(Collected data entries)
**********
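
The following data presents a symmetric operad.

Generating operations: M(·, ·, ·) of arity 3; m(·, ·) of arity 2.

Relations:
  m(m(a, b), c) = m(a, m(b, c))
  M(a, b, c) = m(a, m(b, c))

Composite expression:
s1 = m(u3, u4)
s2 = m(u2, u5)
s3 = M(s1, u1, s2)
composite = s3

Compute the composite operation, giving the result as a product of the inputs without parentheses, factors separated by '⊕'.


u3 ⊕ u4 ⊕ u1 ⊕ u2 ⊕ u5


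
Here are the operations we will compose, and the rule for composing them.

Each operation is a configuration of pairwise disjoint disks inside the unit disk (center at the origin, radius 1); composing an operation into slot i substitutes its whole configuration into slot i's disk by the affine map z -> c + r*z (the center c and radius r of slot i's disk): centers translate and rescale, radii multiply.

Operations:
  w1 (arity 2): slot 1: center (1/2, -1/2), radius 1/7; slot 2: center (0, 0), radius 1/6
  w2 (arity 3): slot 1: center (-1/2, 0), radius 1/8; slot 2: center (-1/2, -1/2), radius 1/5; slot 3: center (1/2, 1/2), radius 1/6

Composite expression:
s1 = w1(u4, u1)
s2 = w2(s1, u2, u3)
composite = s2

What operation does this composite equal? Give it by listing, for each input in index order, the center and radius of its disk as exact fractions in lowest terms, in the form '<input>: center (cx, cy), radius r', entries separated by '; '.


u1: center (-1/2, 0), radius 1/48; u2: center (-1/2, -1/2), radius 1/5; u3: center (1/2, 1/2), radius 1/6; u4: center (-7/16, -1/16), radius 1/56

Nesting under w2 composes maps z -> c + r*z down each u-path.
input u4: applying the 2 nested substitutions gives center (-7/16, -1/16), radius 1/56
input u1: applying the 2 nested substitutions gives center (-1/2, 0), radius 1/48
input u2: applying the 1 nested substitution gives center (-1/2, -1/2), radius 1/5
input u3: applying the 1 nested substitution gives center (1/2, 1/2), radius 1/6


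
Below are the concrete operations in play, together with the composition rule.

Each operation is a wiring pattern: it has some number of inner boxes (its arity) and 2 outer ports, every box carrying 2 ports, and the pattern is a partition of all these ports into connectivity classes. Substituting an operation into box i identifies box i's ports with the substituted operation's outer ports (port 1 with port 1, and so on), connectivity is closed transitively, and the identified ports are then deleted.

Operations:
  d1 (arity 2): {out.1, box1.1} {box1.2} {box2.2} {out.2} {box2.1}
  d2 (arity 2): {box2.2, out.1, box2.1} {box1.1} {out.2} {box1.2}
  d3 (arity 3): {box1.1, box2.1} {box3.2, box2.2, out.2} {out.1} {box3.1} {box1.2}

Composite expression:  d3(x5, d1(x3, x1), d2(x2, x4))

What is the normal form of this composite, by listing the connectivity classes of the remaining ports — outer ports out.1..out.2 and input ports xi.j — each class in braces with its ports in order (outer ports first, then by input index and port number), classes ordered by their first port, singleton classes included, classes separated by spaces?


{out.1} {out.2} {x1.1} {x1.2} {x2.1} {x2.2} {x3.1, x5.1} {x3.2} {x4.1, x4.2} {x5.2}

Connectivity passes through glued d3-boundaries; trace each wire chain.
stage d1: inputs (x3, x1), connectivity {out.1, x3.1} {out.2} {x1.1} {x1.2} {x3.2}, out.j its boundary
stage d2: inputs (x2, x4), connectivity {out.1, x4.1, x4.2} {out.2} {x2.1} {x2.2}, out.j its boundary
stage d3: inputs (x5, x3, x1, x2, x4), connectivity {out.1} {out.2} {x1.1} {x1.2} {x2.1} {x2.2} {x3.1, x5.1} {x3.2} {x4.1, x4.2} {x5.2}, out.j its boundary


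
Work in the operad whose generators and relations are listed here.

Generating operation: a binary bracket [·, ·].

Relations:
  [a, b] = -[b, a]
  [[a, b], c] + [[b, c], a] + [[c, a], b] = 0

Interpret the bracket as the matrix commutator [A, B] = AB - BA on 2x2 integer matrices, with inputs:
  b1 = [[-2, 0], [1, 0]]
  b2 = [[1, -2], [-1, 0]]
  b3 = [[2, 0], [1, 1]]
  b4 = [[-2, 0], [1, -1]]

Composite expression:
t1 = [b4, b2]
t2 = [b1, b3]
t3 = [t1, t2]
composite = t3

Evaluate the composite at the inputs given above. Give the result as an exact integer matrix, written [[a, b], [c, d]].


[[6, 0], [-12, -6]]


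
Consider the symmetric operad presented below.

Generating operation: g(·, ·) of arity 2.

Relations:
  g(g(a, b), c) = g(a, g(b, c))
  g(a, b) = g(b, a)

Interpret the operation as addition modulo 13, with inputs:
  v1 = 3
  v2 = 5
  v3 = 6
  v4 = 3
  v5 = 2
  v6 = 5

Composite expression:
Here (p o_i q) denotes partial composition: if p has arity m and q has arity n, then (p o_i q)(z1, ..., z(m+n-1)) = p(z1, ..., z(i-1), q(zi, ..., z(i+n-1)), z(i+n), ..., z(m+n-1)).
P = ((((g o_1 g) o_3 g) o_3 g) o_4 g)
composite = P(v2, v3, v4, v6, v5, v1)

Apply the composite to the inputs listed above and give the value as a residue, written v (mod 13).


11 (mod 13)


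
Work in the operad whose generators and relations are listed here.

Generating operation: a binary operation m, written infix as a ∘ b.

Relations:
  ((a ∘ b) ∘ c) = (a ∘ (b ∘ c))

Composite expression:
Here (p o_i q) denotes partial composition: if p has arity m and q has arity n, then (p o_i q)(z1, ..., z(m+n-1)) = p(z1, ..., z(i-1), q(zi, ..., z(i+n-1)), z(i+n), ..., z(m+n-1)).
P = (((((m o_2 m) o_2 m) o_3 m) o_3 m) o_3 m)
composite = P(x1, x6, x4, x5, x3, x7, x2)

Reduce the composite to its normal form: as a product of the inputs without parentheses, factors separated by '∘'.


x1 ∘ x6 ∘ x4 ∘ x5 ∘ x3 ∘ x7 ∘ x2

Associativity of m dissolves the nesting; only the x-input order survives.
(x4 ∘ x5) spells out as x4 ∘ x5
((x4 ∘ x5) ∘ x3) spells out as x4 ∘ x5 ∘ x3
(((x4 ∘ x5) ∘ x3) ∘ x7) spells out as x4 ∘ x5 ∘ x3 ∘ x7
(x6 ∘ (((x4 ∘ x5) ∘ x3) ∘ x7)) spells out as x6 ∘ x4 ∘ x5 ∘ x3 ∘ x7
((x6 ∘ (((x4 ∘ x5) ∘ x3) ∘ x7)) ∘ x2) spells out as x6 ∘ x4 ∘ x5 ∘ x3 ∘ x7 ∘ x2
(x1 ∘ ((x6 ∘ (((x4 ∘ x5) ∘ x3) ∘ x7)) ∘ x2)) spells out as x1 ∘ x6 ∘ x4 ∘ x5 ∘ x3 ∘ x7 ∘ x2


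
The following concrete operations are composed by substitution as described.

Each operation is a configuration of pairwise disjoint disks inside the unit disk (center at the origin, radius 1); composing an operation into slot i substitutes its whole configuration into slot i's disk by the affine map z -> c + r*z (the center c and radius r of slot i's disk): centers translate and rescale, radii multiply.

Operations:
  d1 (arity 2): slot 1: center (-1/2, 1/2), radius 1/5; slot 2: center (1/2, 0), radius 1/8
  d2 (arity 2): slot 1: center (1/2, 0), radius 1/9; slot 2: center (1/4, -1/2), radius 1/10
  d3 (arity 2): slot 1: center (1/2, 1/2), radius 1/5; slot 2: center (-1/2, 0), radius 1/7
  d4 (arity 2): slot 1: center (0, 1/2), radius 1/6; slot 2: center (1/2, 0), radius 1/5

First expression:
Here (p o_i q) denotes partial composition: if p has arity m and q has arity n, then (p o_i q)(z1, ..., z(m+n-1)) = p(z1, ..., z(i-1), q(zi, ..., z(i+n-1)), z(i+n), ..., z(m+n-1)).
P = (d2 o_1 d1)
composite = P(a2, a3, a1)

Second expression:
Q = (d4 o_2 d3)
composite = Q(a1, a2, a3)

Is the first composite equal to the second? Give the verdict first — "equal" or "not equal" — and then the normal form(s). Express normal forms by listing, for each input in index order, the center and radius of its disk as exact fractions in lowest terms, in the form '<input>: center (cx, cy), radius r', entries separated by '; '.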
**********
▶ [TASK REQUIREMENTS] Find every line in the records that has the word "concrete". Copy those lines.

▶ [REPLY TO THE TASK]
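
Below are the concrete operations in play, together with the composition rule.
The following concrete operations are composed by substitution as described.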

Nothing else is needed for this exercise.